Requirement >>
Check each line below for the word "compliance", and copy those that have it.
* * *
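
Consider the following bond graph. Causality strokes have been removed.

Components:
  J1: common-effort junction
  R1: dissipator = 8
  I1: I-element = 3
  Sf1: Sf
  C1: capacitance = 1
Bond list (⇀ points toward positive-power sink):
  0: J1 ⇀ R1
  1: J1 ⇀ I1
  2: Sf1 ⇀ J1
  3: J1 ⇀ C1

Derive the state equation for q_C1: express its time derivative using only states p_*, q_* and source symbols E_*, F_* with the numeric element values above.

#2 stroke→Sf1  (Sf1 fixes flow; stroke at Sf1)
#1 stroke→I1  (I1 outputs flow p/I1)
#3 stroke→J1  (C1 outputs effort q/C1)
#0 stroke→R1  (J1: bond 3 brought effort, rest push out)

dq_C1/dt = F_Sf1 - p_I1/3 - q_C1/8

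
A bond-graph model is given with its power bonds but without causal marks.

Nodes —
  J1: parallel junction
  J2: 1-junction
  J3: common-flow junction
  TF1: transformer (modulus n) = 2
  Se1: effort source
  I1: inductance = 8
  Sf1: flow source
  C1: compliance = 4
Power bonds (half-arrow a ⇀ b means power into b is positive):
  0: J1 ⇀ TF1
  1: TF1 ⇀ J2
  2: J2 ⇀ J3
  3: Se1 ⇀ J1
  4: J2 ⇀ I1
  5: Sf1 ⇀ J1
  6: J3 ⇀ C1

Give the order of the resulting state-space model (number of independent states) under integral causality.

b3 stroke at J1  (Se1 fixes effort; stroke away)
b5 stroke at Sf1  (Sf1 (Sf) sets flow on bond)
b0 stroke at TF1  (0-jn J1 has e-setter on 3)
b1 stroke at J2  (TF TF1: opposite of bond 0)
b4 stroke at I1  (prefer integral on I1)
b2 stroke at J2  (J2: bond 4 brought flow, rest push out)
b6 stroke at J3  (J3: bond 2 brought flow, rest push out)

2  (C1, I1 all integral)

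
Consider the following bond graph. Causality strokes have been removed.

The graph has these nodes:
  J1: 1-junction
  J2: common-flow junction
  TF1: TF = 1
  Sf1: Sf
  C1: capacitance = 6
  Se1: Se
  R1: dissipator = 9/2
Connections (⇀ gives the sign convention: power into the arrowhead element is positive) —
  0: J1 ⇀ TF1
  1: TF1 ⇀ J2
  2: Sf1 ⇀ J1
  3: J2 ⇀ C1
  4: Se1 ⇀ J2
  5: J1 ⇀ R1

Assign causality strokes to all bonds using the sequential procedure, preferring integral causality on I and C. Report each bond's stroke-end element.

b0 stroke at J1
b1 stroke at TF1
b2 stroke at Sf1
b3 stroke at J2
b4 stroke at J2
b5 stroke at J1

b2 |Sf1  (source Sf1 imposes f)
b4 |J2  (Se1: effort source, stroke at far end)
b0 |J1  (1-jn J1 has f-setter on 2)
b5 |J1  (1-jn J1 has f-setter on 2)
b1 |TF1  (TF TF1: opposite of bond 0)
b3 |J2  (J2: bond 1 brought flow, rest push out)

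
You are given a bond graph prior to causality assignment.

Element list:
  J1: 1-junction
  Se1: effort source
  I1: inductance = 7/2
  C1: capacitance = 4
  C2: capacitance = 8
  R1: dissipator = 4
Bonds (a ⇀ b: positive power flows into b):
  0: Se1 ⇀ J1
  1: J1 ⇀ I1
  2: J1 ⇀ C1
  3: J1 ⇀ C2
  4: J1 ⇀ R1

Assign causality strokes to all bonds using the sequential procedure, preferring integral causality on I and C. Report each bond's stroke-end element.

b0 →J1
b1 →I1
b2 →J1
b3 →J1
b4 →J1

β0 →J1  (Se1 (Se) sets effort on bond)
β1 →I1  (prefer integral on I1)
β2 →J1  (common-f at J1 fixed by 1)
β3 →J1  (J1: bond 1 brought flow, rest push out)
β4 →J1  (common-f at J1 fixed by 1)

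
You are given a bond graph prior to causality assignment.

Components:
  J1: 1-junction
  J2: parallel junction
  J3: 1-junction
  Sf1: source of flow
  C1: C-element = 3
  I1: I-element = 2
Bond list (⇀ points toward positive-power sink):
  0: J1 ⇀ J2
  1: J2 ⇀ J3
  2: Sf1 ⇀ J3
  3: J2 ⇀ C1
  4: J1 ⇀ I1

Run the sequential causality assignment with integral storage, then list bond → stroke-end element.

bond 0 |J1
bond 1 |J3
bond 2 |Sf1
bond 3 |J2
bond 4 |I1

#2 →Sf1  (Sf1 (Sf) sets flow on bond)
#1 →J3  (J3: bond 2 brought flow, rest push out)
#3 →J2  (C1: C, integral causality)
#0 →J1  (common-e at J2 fixed by 3)
#4 →I1  (J1 needs exactly one f-in)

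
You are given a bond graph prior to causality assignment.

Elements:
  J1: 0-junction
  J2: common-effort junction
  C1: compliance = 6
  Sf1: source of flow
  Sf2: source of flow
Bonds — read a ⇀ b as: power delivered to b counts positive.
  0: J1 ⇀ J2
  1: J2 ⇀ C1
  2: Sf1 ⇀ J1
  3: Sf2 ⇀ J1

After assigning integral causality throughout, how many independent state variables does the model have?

bond 2 stroke at Sf1  (Sf1 fixes flow; stroke at Sf1)
bond 3 stroke at Sf2  (Sf2 fixes flow; stroke at Sf2)
bond 0 stroke at J1  (J1 needs exactly one e-in)
bond 1 stroke at J2  (J2: last free bond brings effort in)

1  (C1 all integral)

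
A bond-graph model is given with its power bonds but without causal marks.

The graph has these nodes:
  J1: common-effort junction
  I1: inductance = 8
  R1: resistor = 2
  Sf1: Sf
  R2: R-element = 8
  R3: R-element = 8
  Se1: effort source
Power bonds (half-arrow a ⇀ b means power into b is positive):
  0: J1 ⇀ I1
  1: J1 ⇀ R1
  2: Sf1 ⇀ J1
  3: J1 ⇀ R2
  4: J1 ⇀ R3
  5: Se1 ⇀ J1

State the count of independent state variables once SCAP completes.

1  (I1 all integral)

b2 |Sf1  (Sf1 (Sf) sets flow on bond)
b5 |J1  (source Se1 imposes e)
b0 |I1  (0-jn J1 has e-setter on 5)
b1 |R1  (0-jn J1 has e-setter on 5)
b3 |R2  (J1 effort already set via bond 5)
b4 |R3  (common-e at J1 fixed by 5)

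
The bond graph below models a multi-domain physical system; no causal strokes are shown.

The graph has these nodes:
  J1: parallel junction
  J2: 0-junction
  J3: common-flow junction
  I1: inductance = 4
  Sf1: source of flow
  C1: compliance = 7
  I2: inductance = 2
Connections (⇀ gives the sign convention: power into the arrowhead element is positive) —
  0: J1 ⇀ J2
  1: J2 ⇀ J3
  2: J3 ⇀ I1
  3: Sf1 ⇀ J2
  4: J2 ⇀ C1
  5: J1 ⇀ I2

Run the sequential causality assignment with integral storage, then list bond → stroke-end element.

β3 |Sf1  (Sf1 (Sf) sets flow on bond)
β2 |I1  (I1 integral (f out))
β1 |J3  (common-f at J3 fixed by 2)
β4 |J2  (prefer integral on C1)
β0 |J1  (J2: bond 4 brought effort, rest push out)
β5 |I2  (J1: bond 0 brought effort, rest push out)

#0 stroke→J1
#1 stroke→J3
#2 stroke→I1
#3 stroke→Sf1
#4 stroke→J2
#5 stroke→I2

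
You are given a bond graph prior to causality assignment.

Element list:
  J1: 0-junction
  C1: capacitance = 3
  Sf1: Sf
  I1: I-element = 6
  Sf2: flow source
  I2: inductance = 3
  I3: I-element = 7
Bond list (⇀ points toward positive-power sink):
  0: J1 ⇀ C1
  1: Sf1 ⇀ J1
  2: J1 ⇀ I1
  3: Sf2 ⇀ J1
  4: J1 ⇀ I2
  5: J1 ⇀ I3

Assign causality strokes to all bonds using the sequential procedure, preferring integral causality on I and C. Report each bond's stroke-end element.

#0 |J1
#1 |Sf1
#2 |I1
#3 |Sf2
#4 |I2
#5 |I3

#1 →Sf1  (Sf1: flow source, stroke at near end)
#3 →Sf2  (Sf2 fixes flow; stroke at Sf2)
#0 →J1  (C1: C, integral causality)
#2 →I1  (common-e at J1 fixed by 0)
#4 →I2  (J1 effort already set via bond 0)
#5 →I3  (common-e at J1 fixed by 0)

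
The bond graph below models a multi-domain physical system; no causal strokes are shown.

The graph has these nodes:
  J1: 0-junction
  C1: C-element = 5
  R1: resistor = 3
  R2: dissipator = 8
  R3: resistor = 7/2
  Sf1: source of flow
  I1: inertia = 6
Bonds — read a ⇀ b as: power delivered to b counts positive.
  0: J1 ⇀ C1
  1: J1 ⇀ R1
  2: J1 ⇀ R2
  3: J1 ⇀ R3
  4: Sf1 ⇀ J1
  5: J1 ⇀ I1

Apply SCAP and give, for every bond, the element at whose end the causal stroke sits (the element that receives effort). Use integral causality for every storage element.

bond 0 stroke→J1
bond 1 stroke→R1
bond 2 stroke→R2
bond 3 stroke→R3
bond 4 stroke→Sf1
bond 5 stroke→I1

bond 4 stroke at Sf1  (Sf1: flow source, stroke at near end)
bond 0 stroke at J1  (C1 outputs effort q/C1)
bond 1 stroke at R1  (J1: bond 0 brought effort, rest push out)
bond 2 stroke at R2  (J1: bond 0 brought effort, rest push out)
bond 3 stroke at R3  (J1 effort already set via bond 0)
bond 5 stroke at I1  (0-jn J1 has e-setter on 0)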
* * *
Solution to this problem >>
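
  C1: compliance = 4
  C1: compliance = 6
  C1: compliance = 7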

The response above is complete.